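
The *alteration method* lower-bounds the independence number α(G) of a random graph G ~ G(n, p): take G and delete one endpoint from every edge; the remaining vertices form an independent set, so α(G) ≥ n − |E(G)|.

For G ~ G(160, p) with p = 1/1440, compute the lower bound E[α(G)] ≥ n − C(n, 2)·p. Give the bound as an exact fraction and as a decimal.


E[|E(G)|] = C(160, 2)·p = 12720 · (1/1440) = 53/6.
E[α(G)] ≥ n − E[|E(G)|] = 160 − 53/6 = 907/6.
Numerically: ≈ 151.16667.
(This is only a lower bound; the true E[α(G)] may be larger.)

E[α(G)] ≥ 907/6 ≈ 151.16667.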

******

The problem
Which lines run from the one containing "For G ~ G(160, p)" to the end of the entries above? Print them exactly, both ends included, and nothing else.

Result below
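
For G ~ G(160, p) with p = 1/1440, compute the lower bound E[α(G)] ≥ n − C(n, 2)·p. Give the bound as an exact fraction and as a decimal.


E[|E(G)|] = C(160, 2)·p = 12720 · (1/1440) = 53/6.
E[α(G)] ≥ n − E[|E(G)|] = 160 − 53/6 = 907/6.
Numerically: ≈ 151.16667.
(This is only a lower bound; the true E[α(G)] may be larger.)

E[α(G)] ≥ 907/6 ≈ 151.16667.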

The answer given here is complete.